Start at the first record below and retype through the last, exactly.

[Information provided — start]

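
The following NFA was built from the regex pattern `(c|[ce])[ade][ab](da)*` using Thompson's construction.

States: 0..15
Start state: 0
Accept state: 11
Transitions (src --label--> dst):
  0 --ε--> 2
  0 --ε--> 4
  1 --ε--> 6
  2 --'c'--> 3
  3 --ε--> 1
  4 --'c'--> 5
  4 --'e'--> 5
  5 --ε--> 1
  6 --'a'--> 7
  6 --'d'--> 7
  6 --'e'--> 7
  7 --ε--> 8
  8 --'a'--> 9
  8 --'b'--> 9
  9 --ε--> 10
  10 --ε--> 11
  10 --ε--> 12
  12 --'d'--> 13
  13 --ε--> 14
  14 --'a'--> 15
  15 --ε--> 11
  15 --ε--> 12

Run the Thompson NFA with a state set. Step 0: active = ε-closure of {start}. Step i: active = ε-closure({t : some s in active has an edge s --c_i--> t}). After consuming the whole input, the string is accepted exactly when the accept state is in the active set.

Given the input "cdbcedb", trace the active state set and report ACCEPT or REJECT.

initial (ε-close {0}): {0,2,4}
'c' @ 1: {1,3,5,6}
'd' @ 2: {7,8}
'b' @ 3: {9,10,11,12}  (accept∈set)
'c' @ 4: {}  — no active states
rest 'edb' ignored (set empty)
after full input: {}  (accept=11 not in)

Answer: REJECT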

[Information provided — finish]

▶ Problem solution:
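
The following NFA was built from the regex pattern `(c|[ce])[ade][ab](da)*` using Thompson's construction.

States: 0..15
Start state: 0
Accept state: 11
Transitions (src --label--> dst):
  0 --ε--> 2
  0 --ε--> 4
  1 --ε--> 6
  2 --'c'--> 3
  3 --ε--> 1
  4 --'c'--> 5
  4 --'e'--> 5
  5 --ε--> 1
  6 --'a'--> 7
  6 --'d'--> 7
  6 --'e'--> 7
  7 --ε--> 8
  8 --'a'--> 9
  8 --'b'--> 9
  9 --ε--> 10
  10 --ε--> 11
  10 --ε--> 12
  12 --'d'--> 13
  13 --ε--> 14
  14 --'a'--> 15
  15 --ε--> 11
  15 --ε--> 12

Run the Thompson NFA with a state set. Step 0: active = ε-closure of {start}. Step i: active = ε-closure({t : some s in active has an edge s --c_i--> t}). After consuming the whole input, the string is accepted exactly when the accept state is in the active set.

Given the input "cdbcedb", trace the active state set and report ACCEPT or REJECT.

initial (ε-close {0}): {0,2,4}
'c' @ 1: {1,3,5,6}
'd' @ 2: {7,8}
'b' @ 3: {9,10,11,12}  (accept∈set)
'c' @ 4: {}  — no active states
rest 'edb' ignored (set empty)
after full input: {}  (accept=11 not in)

Answer: REJECT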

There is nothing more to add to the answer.